Assigned task => Could you return the listing below exactly, with every line intact?

Data records =>

BEGIN

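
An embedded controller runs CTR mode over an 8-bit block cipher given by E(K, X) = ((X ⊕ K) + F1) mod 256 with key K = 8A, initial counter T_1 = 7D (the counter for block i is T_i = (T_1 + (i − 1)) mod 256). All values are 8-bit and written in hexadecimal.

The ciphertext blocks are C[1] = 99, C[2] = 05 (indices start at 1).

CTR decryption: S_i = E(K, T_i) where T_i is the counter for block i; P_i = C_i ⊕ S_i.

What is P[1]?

P[1]: T = 7D, S = E(K, T) = E8; 99 ⊕ E8 = 71.

P[1] = 71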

END

Result for this exercise =>
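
An embedded controller runs CTR mode over an 8-bit block cipher given by E(K, X) = ((X ⊕ K) + F1) mod 256 with key K = 8A, initial counter T_1 = 7D (the counter for block i is T_i = (T_1 + (i − 1)) mod 256). All values are 8-bit and written in hexadecimal.

The ciphertext blocks are C[1] = 99, C[2] = 05 (indices start at 1).

CTR decryption: S_i = E(K, T_i) where T_i is the counter for block i; P_i = C_i ⊕ S_i.

What is P[1]?

P[1]: T = 7D, S = E(K, T) = E8; 99 ⊕ E8 = 71.

P[1] = 71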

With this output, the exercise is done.